EXERCISE.
Repeat exactly, and only, the lines from the one containing "Round to 4 decimal places." through the last line of the data below.

Segment Start: DATASET RECORDS

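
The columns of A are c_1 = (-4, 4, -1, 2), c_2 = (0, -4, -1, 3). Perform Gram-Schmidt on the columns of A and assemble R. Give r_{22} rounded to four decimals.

q_1 = c_1/‖c_1‖ = (-4, 4, -1, 2)/6.0828 = (-0.6576, 0.6576, -0.1644, 0.3288).
r_{12} = q_1·c_2 = -1.4796.
u_2 = c_2 + 1.4796·q_1 = (-0.9730, -3.0270, -1.2432, 3.4865).
r_{22} = ‖u_2‖ = 4.8796.

r_{22} = 4.8796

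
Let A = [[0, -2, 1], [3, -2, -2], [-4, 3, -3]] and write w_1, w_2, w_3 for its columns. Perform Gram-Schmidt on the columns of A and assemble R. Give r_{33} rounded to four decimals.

r_{33} = 3.2836

e_1 = w_1/‖w_1‖ = (0, 3, -4)/5.0000 = (0.0000, 0.6000, -0.8000).
r_{12} = e_1·w_2 = -3.6000.
u_2 = w_2 + 3.6000·e_1 = (-2.0000, 0.1600, 0.1200).
‖u_2‖ = 2.0100, so e_2 = (-0.9950, 0.0796, 0.0597).
r_{13} = e_1·w_3 = 1.2000; r_{23} = e_2·w_3 = -1.3333.
u_3 = w_3 − 1.2000·e_1 + 1.3333·e_2 = (-0.3267, -2.6139, -1.9604).
r_{33} = ‖u_3‖ = 3.2836.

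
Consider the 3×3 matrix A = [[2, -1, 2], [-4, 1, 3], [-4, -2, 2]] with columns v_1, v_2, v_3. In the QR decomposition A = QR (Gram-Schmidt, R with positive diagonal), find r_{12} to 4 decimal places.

v_1 = (2, -4, -4); ‖v_1‖ = 6.0000, so e_1 = (0.3333, -0.6667, -0.6667).
r_{12} = e_1·v_2 = 0.3333.

r_{12} = 0.3333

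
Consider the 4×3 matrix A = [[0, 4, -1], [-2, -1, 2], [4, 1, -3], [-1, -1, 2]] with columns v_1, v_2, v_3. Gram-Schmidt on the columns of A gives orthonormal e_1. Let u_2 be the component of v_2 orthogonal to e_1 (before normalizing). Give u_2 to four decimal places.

v_1 = (0, -2, 4, -1); ‖v_1‖ = 4.5826, so e_1 = (0.0000, -0.4364, 0.8729, -0.2182).
e_1·v_2 = 0.0000·4 + (-0.4364)·(-1) + 0.8729·1 + (-0.2182)·(-1) = 1.5275.
u_2 = v_2 − 1.5275·e_1 = (4.0000, -0.3333, -0.3333, -0.6667).

u_2 = (4.0000, -0.3333, -0.3333, -0.6667)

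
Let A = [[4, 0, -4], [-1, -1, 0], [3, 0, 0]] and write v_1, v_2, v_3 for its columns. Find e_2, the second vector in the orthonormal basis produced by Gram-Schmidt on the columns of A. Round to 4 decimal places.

e_2 = (-0.1569, -0.9806, -0.1177)

e_1 = v_1/‖v_1‖ = (4, -1, 3)/5.0990 = (0.7845, -0.1961, 0.5883).
r_{12} = e_1·v_2 = 0.1961.
u_2 = v_2 − 0.1961·e_1 = (-0.1538, -0.9615, -0.1154).
‖u_2‖ = 0.9806, so e_2 = (-0.1569, -0.9806, -0.1177).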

Segment End: DATASET RECORDS

REPLY.
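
Let A = [[4, 0, -4], [-1, -1, 0], [3, 0, 0]] and write v_1, v_2, v_3 for its columns. Find e_2, the second vector in the orthonormal basis produced by Gram-Schmidt on the columns of A. Round to 4 decimal places.

e_2 = (-0.1569, -0.9806, -0.1177)

e_1 = v_1/‖v_1‖ = (4, -1, 3)/5.0990 = (0.7845, -0.1961, 0.5883).
r_{12} = e_1·v_2 = 0.1961.
u_2 = v_2 − 0.1961·e_1 = (-0.1538, -0.9615, -0.1154).
‖u_2‖ = 0.9806, so e_2 = (-0.1569, -0.9806, -0.1177).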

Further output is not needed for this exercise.